_WHAT IS BEING ASKED_: When a line of the records contains "Consider", copy it.

_SUPPLIED RECORDS_:
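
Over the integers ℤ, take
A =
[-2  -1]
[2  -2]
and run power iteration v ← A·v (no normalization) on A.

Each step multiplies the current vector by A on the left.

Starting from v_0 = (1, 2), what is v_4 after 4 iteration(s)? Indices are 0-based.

v_0 = (1, 2).
v_1 = A·v_0 = (-4, -2).
v_2 = A·v_1 = (10, -4).
v_3 = A·v_2 = (-16, 28).
v_4 = A·v_3 = (4, -88).

v_4 = (4, -88)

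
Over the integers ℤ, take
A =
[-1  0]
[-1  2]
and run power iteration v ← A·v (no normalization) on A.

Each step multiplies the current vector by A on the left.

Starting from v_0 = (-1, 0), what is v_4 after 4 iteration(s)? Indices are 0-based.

v_4 = (-1, 5)

v_0 = (-1, 0).
v_1 = A·v_0 = (1, 1).
v_2 = A·v_1 = (-1, 1).
v_3 = A·v_2 = (1, 3).
v_4 = A·v_3 = (-1, 5).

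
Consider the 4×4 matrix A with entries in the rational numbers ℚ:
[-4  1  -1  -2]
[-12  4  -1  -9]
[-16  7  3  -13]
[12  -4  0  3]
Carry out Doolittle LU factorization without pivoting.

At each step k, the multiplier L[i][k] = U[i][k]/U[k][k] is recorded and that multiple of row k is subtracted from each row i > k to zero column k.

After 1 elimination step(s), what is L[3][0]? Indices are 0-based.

L[3][0] = -3

[col 0] pivot -4
  R1 -= 3*R0 → (0, 1, 2, -3)  (L[1][0] := 3)
  R2 -= 4*R0 → (0, 3, 7, -5)  (L[2][0] := 4)
  R3 -= -3*R0 → (0, -1, -3, -3)  (L[3][0] := -3)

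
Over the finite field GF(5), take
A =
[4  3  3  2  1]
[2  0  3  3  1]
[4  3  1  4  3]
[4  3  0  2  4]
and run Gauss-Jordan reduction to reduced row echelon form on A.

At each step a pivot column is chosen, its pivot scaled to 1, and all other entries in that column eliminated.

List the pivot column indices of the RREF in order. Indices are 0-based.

pivot(0,0)=4: scale R0 → (1, 2, 2, 3, 4)
  clear (1,0): R1 −= (2)R0 → (0, 1, 4, 2, 3)
  clear (2,0): R2 −= (4)R0 → (0, 0, 3, 2, 2)
  clear (3,0): R3 −= (4)R0 → (0, 0, 2, 0, 3)
pivot(1,1)=1: scale R1 → (0, 1, 4, 2, 3)
  clear (0,1): R0 −= (2)R1 → (1, 0, 4, 4, 3)
pivot(2,2)=3: scale R2 → (0, 0, 1, 4, 4)
  clear (0,2): R0 −= (4)R2 → (1, 0, 0, 3, 2)
  clear (1,2): R1 −= (4)R2 → (0, 1, 0, 1, 2)
  clear (3,2): R3 −= (2)R2 → (0, 0, 0, 2, 0)
pivot(3,3)=2: scale R3 → (0, 0, 0, 1, 0)
  clear (0,3): R0 −= (3)R3 → (1, 0, 0, 0, 2)
  clear (1,3): R1 −= (1)R3 → (0, 1, 0, 0, 2)
  clear (2,3): R2 −= (4)R3 → (0, 0, 1, 0, 4)

pivot columns: 0, 1, 2, 3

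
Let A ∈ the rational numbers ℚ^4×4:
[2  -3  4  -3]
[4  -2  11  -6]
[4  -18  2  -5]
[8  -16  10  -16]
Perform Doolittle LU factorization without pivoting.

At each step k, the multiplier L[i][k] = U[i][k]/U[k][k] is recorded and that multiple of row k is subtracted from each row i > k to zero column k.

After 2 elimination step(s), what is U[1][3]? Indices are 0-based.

U[1][3] = 0

k=0: U[0][0]=2
  eliminate (1,0): mult=2, new row 1: (0, 4, 3, 0); set L[1][0]=2
  eliminate (2,0): mult=2, new row 2: (0, -12, -6, 1); set L[2][0]=2
  eliminate (3,0): mult=4, new row 3: (0, -4, -6, -4); set L[3][0]=4
k=1: U[1][1]=4
  eliminate (2,1): mult=-3, new row 2: (0, 0, 3, 1); set L[2][1]=-3
  eliminate (3,1): mult=-1, new row 3: (0, 0, -3, -4); set L[3][1]=-1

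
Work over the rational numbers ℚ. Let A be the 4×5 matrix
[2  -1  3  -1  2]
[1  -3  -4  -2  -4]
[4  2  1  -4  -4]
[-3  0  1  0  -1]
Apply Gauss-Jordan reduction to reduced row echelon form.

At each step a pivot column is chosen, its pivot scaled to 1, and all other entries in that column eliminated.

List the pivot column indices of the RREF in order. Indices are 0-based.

pivot columns: 0, 1, 2, 3

pivot(0,0)=2: scale R0 → (1, -1/2, 3/2, -1/2, 1)
  clear (1,0): R1 −= (1)R0 → (0, -5/2, -11/2, -3/2, -5)
  clear (2,0): R2 −= (4)R0 → (0, 4, -5, -2, -8)
  clear (3,0): R3 −= (-3)R0 → (0, -3/2, 11/2, -3/2, 2)
pivot(1,1)=-5/2: scale R1 → (0, 1, 11/5, 3/5, 2)
  clear (0,1): R0 −= (-1/2)R1 → (1, 0, 13/5, -1/5, 2)
  clear (2,1): R2 −= (4)R1 → (0, 0, -69/5, -22/5, -16)
  clear (3,1): R3 −= (-3/2)R1 → (0, 0, 44/5, -3/5, 5)
pivot(2,2)=-69/5: scale R2 → (0, 0, 1, 22/69, 80/69)
  clear (0,2): R0 −= (13/5)R2 → (1, 0, 0, -71/69, -70/69)
  clear (1,2): R1 −= (11/5)R2 → (0, 1, 0, -7/69, -38/69)
  clear (3,2): R3 −= (44/5)R2 → (0, 0, 0, -235/69, -359/69)
pivot(3,3)=-235/69: scale R3 → (0, 0, 0, 1, 359/235)
  clear (0,3): R0 −= (-71/69)R3 → (1, 0, 0, 0, 131/235)
  clear (1,3): R1 −= (-7/69)R3 → (0, 1, 0, 0, -93/235)
  clear (2,3): R2 −= (22/69)R3 → (0, 0, 1, 0, 158/235)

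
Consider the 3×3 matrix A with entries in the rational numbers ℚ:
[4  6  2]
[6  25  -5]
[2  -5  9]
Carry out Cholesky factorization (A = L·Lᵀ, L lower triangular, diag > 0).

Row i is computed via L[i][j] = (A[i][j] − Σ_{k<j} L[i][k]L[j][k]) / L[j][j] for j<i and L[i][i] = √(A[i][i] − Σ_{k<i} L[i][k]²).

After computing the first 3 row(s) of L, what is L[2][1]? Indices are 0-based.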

_TASK RESULT_:
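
Consider the 4×4 matrix A with entries in the rational numbers ℚ:
Consider the 3×3 matrix A with entries in the rational numbers ℚ: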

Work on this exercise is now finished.